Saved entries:
________________________

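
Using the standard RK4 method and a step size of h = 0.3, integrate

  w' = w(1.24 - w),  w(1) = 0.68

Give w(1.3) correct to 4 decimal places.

RK4: k1 = f(t_n, w_n); k2 = f(t_n + h/2, w_n + (h/2)·k1); k3 = f(t_n + h/2, w_n + (h/2)·k2); k4 = f(t_n + h, w_n + h·k3); w_{n+1} = w_n + (h/6)·(k1 + 2k2 + 2k3 + k4).
t=1.000000, w=0.680000:
  k1 = f(1.000000, 0.680000) = 0.380800
  k2 = f(1.150000, 0.737120) = 0.370683
  k3 = f(1.150000, 0.735602) = 0.371036
  k4 = f(1.300000, 0.791311) = 0.355053
  w ← 0.680000 + (0.3/6)·(k1 + 2k2 + 2k3 + k4) = 0.790965
w(1.3) ≈ 0.7910

0.7910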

________________________

» Problem description:
Restate each entry word for word.

» Finished task:
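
Using the standard RK4 method and a step size of h = 0.3, integrate

  w' = w(1.24 - w),  w(1) = 0.68

Give w(1.3) correct to 4 decimal places.

RK4: k1 = f(t_n, w_n); k2 = f(t_n + h/2, w_n + (h/2)·k1); k3 = f(t_n + h/2, w_n + (h/2)·k2); k4 = f(t_n + h, w_n + h·k3); w_{n+1} = w_n + (h/6)·(k1 + 2k2 + 2k3 + k4).
t=1.000000, w=0.680000:
  k1 = f(1.000000, 0.680000) = 0.380800
  k2 = f(1.150000, 0.737120) = 0.370683
  k3 = f(1.150000, 0.735602) = 0.371036
  k4 = f(1.300000, 0.791311) = 0.355053
  w ← 0.680000 + (0.3/6)·(k1 + 2k2 + 2k3 + k4) = 0.790965
w(1.3) ≈ 0.7910

0.7910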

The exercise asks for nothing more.